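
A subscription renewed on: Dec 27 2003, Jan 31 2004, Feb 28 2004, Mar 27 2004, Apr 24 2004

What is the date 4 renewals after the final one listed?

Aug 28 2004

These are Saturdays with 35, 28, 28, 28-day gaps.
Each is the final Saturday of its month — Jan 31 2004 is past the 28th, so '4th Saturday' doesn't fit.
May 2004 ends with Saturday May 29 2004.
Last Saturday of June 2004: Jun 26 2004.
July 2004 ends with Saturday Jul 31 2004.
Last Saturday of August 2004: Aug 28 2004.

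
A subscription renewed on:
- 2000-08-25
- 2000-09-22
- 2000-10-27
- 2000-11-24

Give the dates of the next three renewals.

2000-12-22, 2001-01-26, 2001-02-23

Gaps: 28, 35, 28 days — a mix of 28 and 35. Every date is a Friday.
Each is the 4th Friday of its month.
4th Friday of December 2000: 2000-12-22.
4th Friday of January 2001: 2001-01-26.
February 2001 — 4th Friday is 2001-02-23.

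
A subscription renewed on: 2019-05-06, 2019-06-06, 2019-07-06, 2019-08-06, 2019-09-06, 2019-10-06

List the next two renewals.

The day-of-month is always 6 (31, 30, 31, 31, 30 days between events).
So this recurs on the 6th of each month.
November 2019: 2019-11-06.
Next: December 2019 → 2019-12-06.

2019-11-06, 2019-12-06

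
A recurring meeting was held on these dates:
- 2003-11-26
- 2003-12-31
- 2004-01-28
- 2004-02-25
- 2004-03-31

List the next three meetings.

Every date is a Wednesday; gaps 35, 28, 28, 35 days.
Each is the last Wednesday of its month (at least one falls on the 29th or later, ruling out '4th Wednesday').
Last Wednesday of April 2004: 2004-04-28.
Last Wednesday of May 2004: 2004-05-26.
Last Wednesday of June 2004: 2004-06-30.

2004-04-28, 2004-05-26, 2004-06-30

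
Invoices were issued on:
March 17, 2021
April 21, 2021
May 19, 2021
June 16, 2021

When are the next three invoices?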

···

*Try it:* Copy every line of the data that holds the string "renewed".

*Reply:*
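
A subscription renewed on: Dec 27 2003, Jan 31 2004, Feb 28 2004, Mar 27 2004, Apr 24 2004
A subscription renewed on:
A subscription renewed on: 2019-05-06, 2019-06-06, 2019-07-06, 2019-08-06, 2019-09-06, 2019-10-06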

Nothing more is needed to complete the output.